| WORK ORDER |
Lines in the listing below containing the string "inserted" are to be identified and copied.
+++
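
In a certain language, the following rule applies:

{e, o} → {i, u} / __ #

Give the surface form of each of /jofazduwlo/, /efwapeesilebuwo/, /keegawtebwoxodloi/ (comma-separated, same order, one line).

/jofazduwlo/: /o/ is a mid vowel in word-final position, so it raises to [u]. → [jofazduwlu].
/efwapeesilebuwo/: /o/ is a mid vowel in word-final position, so it raises to [u]. → [efwapeesilebuwu].
/keegawtebwoxodloi/: the rule's environment is not met; surfaces unchanged as [keegawtebwoxodloi].

jofazduwlu, efwapeesilebuwu, keegawtebwoxodloi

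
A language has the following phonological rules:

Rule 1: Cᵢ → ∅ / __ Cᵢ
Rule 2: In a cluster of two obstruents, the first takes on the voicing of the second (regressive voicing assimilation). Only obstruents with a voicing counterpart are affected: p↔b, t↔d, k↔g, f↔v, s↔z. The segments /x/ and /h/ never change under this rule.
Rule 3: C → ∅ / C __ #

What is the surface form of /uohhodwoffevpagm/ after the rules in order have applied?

Rule 1 (degemination): /hh/ is a geminate; the first /h/ deletes. /ff/ is a geminate; the first /f/ deletes. /uohhodwoffevpagm/ → uohodwofevpagm.
Rule 2 (regressive voicing assimilation): /v/ precedes the voiceless obstruent /p/, so it devoices to [f] by assimilation. /uohodwofevpagm/ → uohodwofefpagm.
Rule 3 (final cluster simplification): /m/ is the second consonant of a word-final cluster /gm/, so it deletes. /uohodwofefpagm/ → uohodwofefpag.

uohodwofefpag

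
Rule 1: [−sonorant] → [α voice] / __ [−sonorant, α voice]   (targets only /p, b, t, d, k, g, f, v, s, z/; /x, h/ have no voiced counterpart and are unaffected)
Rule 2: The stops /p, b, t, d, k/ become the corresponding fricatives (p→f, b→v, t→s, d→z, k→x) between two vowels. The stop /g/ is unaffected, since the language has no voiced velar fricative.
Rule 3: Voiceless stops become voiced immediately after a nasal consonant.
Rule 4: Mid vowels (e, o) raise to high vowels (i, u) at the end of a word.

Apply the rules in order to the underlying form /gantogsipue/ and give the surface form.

gandoksifui

Rule 1 (regressive voicing assimilation): /g/ precedes the voiceless obstruent /s/, so it devoices to [k] by assimilation. /gantogsipue/ → gantoksipue.
Rule 2 (intervocalic spirantization): /p/ is a stop between vowels /i/ and /u/, so it spirantizes to the fricative [f]. /gantoksipue/ → gantoksifue.
Rule 3 (post-nasal voicing): /t/ is a voiceless stop immediately after the nasal /n/, so it voices to [d]. /gantoksifue/ → gandoksifue.
Rule 4 (final vowel raising): /e/ is a mid vowel in word-final position, so it raises to [i]. /gandoksifue/ → gandoksifui.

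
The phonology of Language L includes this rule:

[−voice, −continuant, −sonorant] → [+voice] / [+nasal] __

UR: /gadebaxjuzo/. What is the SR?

gadebaxjuzo

No segment of /gadebaxjuzo/ meets the structural description of the rule, so the form surfaces unchanged.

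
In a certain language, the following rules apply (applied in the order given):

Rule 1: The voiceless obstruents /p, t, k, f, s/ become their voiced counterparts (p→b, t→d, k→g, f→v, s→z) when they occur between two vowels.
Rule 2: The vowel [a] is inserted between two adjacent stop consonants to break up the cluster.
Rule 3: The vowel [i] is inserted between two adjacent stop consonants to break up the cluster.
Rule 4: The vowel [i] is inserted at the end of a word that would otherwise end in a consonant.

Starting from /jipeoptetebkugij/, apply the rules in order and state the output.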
+++
| EXPECTED ANSWER |
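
Rule 2: The vowel [a] is inserted between two adjacent stop consonants to break up the cluster.
Rule 3: The vowel [i] is inserted between two adjacent stop consonants to break up the cluster.
Rule 4: The vowel [i] is inserted at the end of a word that would otherwise end in a consonant.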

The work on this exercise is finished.